** Task details **
Write out the data in full, exactly as shown.

** Recorded information **

····················

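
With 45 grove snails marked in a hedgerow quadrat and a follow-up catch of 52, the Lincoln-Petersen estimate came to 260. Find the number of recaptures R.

From N = M·C/R: R = M·C / N = 45·52 / 260 = 2340 / 260 = 9.

R = 9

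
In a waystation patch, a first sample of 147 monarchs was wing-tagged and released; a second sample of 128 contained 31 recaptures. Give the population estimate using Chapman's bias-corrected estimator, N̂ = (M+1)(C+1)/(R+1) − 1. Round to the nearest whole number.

N̂ = (147+1)(128+1)/(31+1) − 1 = 148·129/32 − 1
= 19092/32 − 1 ≈ 596.6 − 1 ≈ 595.6 → 596

N ≈ 596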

····················

** Solution for this problem **
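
With 45 grove snails marked in a hedgerow quadrat and a follow-up catch of 52, the Lincoln-Petersen estimate came to 260. Find the number of recaptures R.

From N = M·C/R: R = M·C / N = 45·52 / 260 = 2340 / 260 = 9.

R = 9

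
In a waystation patch, a first sample of 147 monarchs was wing-tagged and released; a second sample of 128 contained 31 recaptures. Give the population estimate using Chapman's bias-corrected estimator, N̂ = (M+1)(C+1)/(R+1) − 1. Round to the nearest whole number.

N̂ = (147+1)(128+1)/(31+1) − 1 = 148·129/32 − 1
= 19092/32 − 1 ≈ 596.6 − 1 ≈ 595.6 → 596

N ≈ 596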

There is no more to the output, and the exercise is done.